*** Provided data

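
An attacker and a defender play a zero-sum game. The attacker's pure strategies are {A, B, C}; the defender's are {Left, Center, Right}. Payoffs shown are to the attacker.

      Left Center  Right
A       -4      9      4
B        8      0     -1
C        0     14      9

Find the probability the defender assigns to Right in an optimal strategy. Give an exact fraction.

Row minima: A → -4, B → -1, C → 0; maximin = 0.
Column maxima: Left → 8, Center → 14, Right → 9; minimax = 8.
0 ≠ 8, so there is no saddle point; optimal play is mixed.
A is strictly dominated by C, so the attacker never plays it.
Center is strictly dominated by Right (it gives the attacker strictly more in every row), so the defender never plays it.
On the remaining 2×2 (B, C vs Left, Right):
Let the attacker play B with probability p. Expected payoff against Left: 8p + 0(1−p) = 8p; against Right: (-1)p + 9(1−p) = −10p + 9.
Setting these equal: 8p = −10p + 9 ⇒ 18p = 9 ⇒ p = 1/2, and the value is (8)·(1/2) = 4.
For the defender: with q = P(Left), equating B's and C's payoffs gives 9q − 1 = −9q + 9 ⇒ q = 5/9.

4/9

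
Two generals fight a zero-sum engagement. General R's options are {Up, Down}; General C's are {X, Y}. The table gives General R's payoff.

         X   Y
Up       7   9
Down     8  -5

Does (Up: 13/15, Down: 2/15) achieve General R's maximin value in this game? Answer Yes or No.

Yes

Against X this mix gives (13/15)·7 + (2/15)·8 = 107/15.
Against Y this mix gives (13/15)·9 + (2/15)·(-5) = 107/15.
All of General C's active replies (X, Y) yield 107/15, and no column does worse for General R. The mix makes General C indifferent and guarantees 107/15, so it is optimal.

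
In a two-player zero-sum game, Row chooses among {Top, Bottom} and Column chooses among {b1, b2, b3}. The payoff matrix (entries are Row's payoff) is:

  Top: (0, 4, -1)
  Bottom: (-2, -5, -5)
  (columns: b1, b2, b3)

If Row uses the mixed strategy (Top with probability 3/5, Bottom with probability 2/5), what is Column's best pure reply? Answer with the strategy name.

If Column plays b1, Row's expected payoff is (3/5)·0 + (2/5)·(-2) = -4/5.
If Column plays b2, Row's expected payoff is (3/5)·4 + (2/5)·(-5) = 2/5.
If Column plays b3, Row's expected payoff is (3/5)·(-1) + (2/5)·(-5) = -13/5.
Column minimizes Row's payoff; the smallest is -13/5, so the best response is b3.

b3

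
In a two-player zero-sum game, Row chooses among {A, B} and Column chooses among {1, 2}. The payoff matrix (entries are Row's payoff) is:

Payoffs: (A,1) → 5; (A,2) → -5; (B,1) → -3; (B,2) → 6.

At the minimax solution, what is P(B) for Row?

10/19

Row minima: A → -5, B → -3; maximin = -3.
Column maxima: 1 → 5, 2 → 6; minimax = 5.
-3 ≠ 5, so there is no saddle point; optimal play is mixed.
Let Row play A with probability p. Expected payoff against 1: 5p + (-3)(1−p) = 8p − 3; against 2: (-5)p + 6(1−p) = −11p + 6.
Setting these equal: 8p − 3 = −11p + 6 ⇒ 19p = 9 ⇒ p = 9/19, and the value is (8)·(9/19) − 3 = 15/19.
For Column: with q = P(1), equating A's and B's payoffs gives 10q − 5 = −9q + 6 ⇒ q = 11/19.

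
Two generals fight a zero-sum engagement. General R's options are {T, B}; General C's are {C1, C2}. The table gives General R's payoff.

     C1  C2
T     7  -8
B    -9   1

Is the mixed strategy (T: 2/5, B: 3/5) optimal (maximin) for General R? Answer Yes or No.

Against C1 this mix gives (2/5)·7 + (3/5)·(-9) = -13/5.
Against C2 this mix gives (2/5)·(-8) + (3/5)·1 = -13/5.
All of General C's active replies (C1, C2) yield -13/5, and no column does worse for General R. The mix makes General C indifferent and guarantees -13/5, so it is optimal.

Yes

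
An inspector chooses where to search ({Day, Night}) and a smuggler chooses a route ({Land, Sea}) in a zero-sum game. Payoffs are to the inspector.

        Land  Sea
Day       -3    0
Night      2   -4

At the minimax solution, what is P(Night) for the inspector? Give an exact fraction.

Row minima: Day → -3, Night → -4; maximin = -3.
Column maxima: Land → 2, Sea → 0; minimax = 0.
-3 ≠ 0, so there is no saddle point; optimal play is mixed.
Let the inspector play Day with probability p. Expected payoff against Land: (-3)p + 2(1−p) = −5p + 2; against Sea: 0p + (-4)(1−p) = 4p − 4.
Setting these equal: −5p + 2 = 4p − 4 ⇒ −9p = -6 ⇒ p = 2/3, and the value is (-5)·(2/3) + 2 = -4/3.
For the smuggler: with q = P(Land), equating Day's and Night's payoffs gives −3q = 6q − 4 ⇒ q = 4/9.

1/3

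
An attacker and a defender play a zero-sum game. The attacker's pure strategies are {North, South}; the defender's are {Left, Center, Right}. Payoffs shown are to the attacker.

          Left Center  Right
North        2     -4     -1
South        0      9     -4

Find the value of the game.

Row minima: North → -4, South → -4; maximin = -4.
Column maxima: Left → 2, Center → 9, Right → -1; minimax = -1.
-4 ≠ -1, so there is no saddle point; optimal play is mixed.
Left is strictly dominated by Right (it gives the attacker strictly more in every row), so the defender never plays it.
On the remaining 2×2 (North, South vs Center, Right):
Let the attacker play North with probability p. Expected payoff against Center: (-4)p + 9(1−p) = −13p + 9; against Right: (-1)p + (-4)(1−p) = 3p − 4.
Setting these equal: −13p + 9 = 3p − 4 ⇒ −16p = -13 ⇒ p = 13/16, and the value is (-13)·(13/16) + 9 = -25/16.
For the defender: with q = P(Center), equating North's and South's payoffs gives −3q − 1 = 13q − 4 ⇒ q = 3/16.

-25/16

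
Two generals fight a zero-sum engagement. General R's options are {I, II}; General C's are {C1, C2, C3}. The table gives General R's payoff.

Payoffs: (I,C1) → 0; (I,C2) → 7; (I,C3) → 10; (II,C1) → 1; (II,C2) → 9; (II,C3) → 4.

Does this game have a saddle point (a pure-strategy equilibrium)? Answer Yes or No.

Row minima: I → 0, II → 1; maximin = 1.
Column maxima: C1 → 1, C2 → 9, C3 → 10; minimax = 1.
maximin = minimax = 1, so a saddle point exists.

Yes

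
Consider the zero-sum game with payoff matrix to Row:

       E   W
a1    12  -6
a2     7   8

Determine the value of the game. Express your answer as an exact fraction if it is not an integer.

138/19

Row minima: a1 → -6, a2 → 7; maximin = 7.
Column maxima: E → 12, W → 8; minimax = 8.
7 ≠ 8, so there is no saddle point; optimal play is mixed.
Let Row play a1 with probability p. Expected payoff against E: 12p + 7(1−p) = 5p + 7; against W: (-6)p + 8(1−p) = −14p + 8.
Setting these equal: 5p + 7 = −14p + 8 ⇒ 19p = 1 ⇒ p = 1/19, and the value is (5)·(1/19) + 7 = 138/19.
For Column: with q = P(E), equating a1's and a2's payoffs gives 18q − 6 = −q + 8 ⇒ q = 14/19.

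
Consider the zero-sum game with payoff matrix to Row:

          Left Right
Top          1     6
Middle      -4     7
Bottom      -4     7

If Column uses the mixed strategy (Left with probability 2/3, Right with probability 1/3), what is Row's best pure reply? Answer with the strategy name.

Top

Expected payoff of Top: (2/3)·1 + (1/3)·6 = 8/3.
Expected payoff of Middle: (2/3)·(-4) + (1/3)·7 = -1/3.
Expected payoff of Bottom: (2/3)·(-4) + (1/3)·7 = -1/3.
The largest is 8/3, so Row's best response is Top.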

******

→ **Work to complete**: The answer must restate each entry word for word.

→ **Answer to the exercise**:
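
An attacker and a defender play a zero-sum game. The attacker's pure strategies are {A, B, C}; the defender's are {Left, Center, Right}. Payoffs shown are to the attacker.

      Left Center  Right
A       -4      9      4
B        8      0     -1
C        0     14      9

Find the probability the defender assigns to Right in an optimal strategy. Give an exact fraction.

Row minima: A → -4, B → -1, C → 0; maximin = 0.
Column maxima: Left → 8, Center → 14, Right → 9; minimax = 8.
0 ≠ 8, so there is no saddle point; optimal play is mixed.
A is strictly dominated by C, so the attacker never plays it.
Center is strictly dominated by Right (it gives the attacker strictly more in every row), so the defender never plays it.
On the remaining 2×2 (B, C vs Left, Right):
Let the attacker play B with probability p. Expected payoff against Left: 8p + 0(1−p) = 8p; against Right: (-1)p + 9(1−p) = −10p + 9.
Setting these equal: 8p = −10p + 9 ⇒ 18p = 9 ⇒ p = 1/2, and the value is (8)·(1/2) = 4.
For the defender: with q = P(Left), equating B's and C's payoffs gives 9q − 1 = −9q + 9 ⇒ q = 5/9.

4/9

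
Two generals fight a zero-sum engagement. General R's options are {Up, Down}; General C's are {X, Y}. The table gives General R's payoff.

         X   Y
Up       7   9
Down     8  -5

Does (Up: 13/15, Down: 2/15) achieve General R's maximin value in this game? Answer Yes or No.

Yes

Against X this mix gives (13/15)·7 + (2/15)·8 = 107/15.
Against Y this mix gives (13/15)·9 + (2/15)·(-5) = 107/15.
All of General C's active replies (X, Y) yield 107/15, and no column does worse for General R. The mix makes General C indifferent and guarantees 107/15, so it is optimal.

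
In a two-player zero-sum game, Row chooses among {Top, Bottom} and Column chooses among {b1, b2, b3}. The payoff matrix (entries are Row's payoff) is:

  Top: (0, 4, -1)
  Bottom: (-2, -5, -5)
  (columns: b1, b2, b3)

If Row uses the mixed strategy (Top with probability 3/5, Bottom with probability 2/5), what is Column's best pure reply? Answer with the strategy name.

If Column plays b1, Row's expected payoff is (3/5)·0 + (2/5)·(-2) = -4/5.
If Column plays b2, Row's expected payoff is (3/5)·4 + (2/5)·(-5) = 2/5.
If Column plays b3, Row's expected payoff is (3/5)·(-1) + (2/5)·(-5) = -13/5.
Column minimizes Row's payoff; the smallest is -13/5, so the best response is b3.

b3

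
In a two-player zero-sum game, Row chooses among {A, B} and Column chooses among {1, 2}. The payoff matrix (entries are Row's payoff) is:

Payoffs: (A,1) → 5; (A,2) → -5; (B,1) → -3; (B,2) → 6.

At the minimax solution, what is P(B) for Row?

10/19

Row minima: A → -5, B → -3; maximin = -3.
Column maxima: 1 → 5, 2 → 6; minimax = 5.
-3 ≠ 5, so there is no saddle point; optimal play is mixed.
Let Row play A with probability p. Expected payoff against 1: 5p + (-3)(1−p) = 8p − 3; against 2: (-5)p + 6(1−p) = −11p + 6.
Setting these equal: 8p − 3 = −11p + 6 ⇒ 19p = 9 ⇒ p = 9/19, and the value is (8)·(9/19) − 3 = 15/19.
For Column: with q = P(1), equating A's and B's payoffs gives 10q − 5 = −9q + 6 ⇒ q = 11/19.

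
Two generals fight a zero-sum engagement. General R's options are {T, B}; General C's are {C1, C2}. The table gives General R's payoff.

     C1  C2
T     7  -8
B    -9   1

Is the mixed strategy (T: 2/5, B: 3/5) optimal (maximin) for General R? Answer Yes or No.

Against C1 this mix gives (2/5)·7 + (3/5)·(-9) = -13/5.
Against C2 this mix gives (2/5)·(-8) + (3/5)·1 = -13/5.
All of General C's active replies (C1, C2) yield -13/5, and no column does worse for General R. The mix makes General C indifferent and guarantees -13/5, so it is optimal.

Yes

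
An inspector chooses where to search ({Day, Night}) and a smuggler chooses a route ({Land, Sea}) in a zero-sum game. Payoffs are to the inspector.

        Land  Sea
Day       -3    0
Night      2   -4

At the minimax solution, what is P(Night) for the inspector? Give an exact fraction.

Row minima: Day → -3, Night → -4; maximin = -3.
Column maxima: Land → 2, Sea → 0; minimax = 0.
-3 ≠ 0, so there is no saddle point; optimal play is mixed.
Let the inspector play Day with probability p. Expected payoff against Land: (-3)p + 2(1−p) = −5p + 2; against Sea: 0p + (-4)(1−p) = 4p − 4.
Setting these equal: −5p + 2 = 4p − 4 ⇒ −9p = -6 ⇒ p = 2/3, and the value is (-5)·(2/3) + 2 = -4/3.
For the smuggler: with q = P(Land), equating Day's and Night's payoffs gives −3q = 6q − 4 ⇒ q = 4/9.

1/3

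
An attacker and a defender play a zero-sum game. The attacker's pure strategies are {North, South}; the defender's are {Left, Center, Right}. Payoffs shown are to the attacker.

          Left Center  Right
North        2     -4     -1
South        0      9     -4

Find the value of the game.

Row minima: North → -4, South → -4; maximin = -4.
Column maxima: Left → 2, Center → 9, Right → -1; minimax = -1.
-4 ≠ -1, so there is no saddle point; optimal play is mixed.
Left is strictly dominated by Right (it gives the attacker strictly more in every row), so the defender never plays it.
On the remaining 2×2 (North, South vs Center, Right):
Let the attacker play North with probability p. Expected payoff against Center: (-4)p + 9(1−p) = −13p + 9; against Right: (-1)p + (-4)(1−p) = 3p − 4.
Setting these equal: −13p + 9 = 3p − 4 ⇒ −16p = -13 ⇒ p = 13/16, and the value is (-13)·(13/16) + 9 = -25/16.
For the defender: with q = P(Center), equating North's and South's payoffs gives −3q − 1 = 13q − 4 ⇒ q = 3/16.

-25/16

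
Two generals fight a zero-sum engagement. General R's options are {I, II}; General C's are {C1, C2, C3}. The table gives General R's payoff.

Payoffs: (I,C1) → 0; (I,C2) → 7; (I,C3) → 10; (II,C1) → 1; (II,C2) → 9; (II,C3) → 4.

Does this game have a saddle point (a pure-strategy equilibrium)? Answer Yes or No.

Row minima: I → 0, II → 1; maximin = 1.
Column maxima: C1 → 1, C2 → 9, C3 → 10; minimax = 1.
maximin = minimax = 1, so a saddle point exists.

Yes

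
Consider the zero-sum game with payoff matrix to Row:

       E   W
a1    12  -6
a2     7   8

Determine the value of the game. Express your answer as an exact fraction if it is not an integer.

138/19

Row minima: a1 → -6, a2 → 7; maximin = 7.
Column maxima: E → 12, W → 8; minimax = 8.
7 ≠ 8, so there is no saddle point; optimal play is mixed.
Let Row play a1 with probability p. Expected payoff against E: 12p + 7(1−p) = 5p + 7; against W: (-6)p + 8(1−p) = −14p + 8.
Setting these equal: 5p + 7 = −14p + 8 ⇒ 19p = 1 ⇒ p = 1/19, and the value is (5)·(1/19) + 7 = 138/19.
For Column: with q = P(E), equating a1's and a2's payoffs gives 18q − 6 = −q + 8 ⇒ q = 14/19.

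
Consider the zero-sum game with payoff matrix to Row:

          Left Right
Top          1     6
Middle      -4     7
Bottom      -4     7

If Column uses the mixed strategy (Left with probability 2/3, Right with probability 1/3), what is Row's best pure reply? Answer with the strategy name.

Top

Expected payoff of Top: (2/3)·1 + (1/3)·6 = 8/3.
Expected payoff of Middle: (2/3)·(-4) + (1/3)·7 = -1/3.
Expected payoff of Bottom: (2/3)·(-4) + (1/3)·7 = -1/3.
The largest is 8/3, so Row's best response is Top.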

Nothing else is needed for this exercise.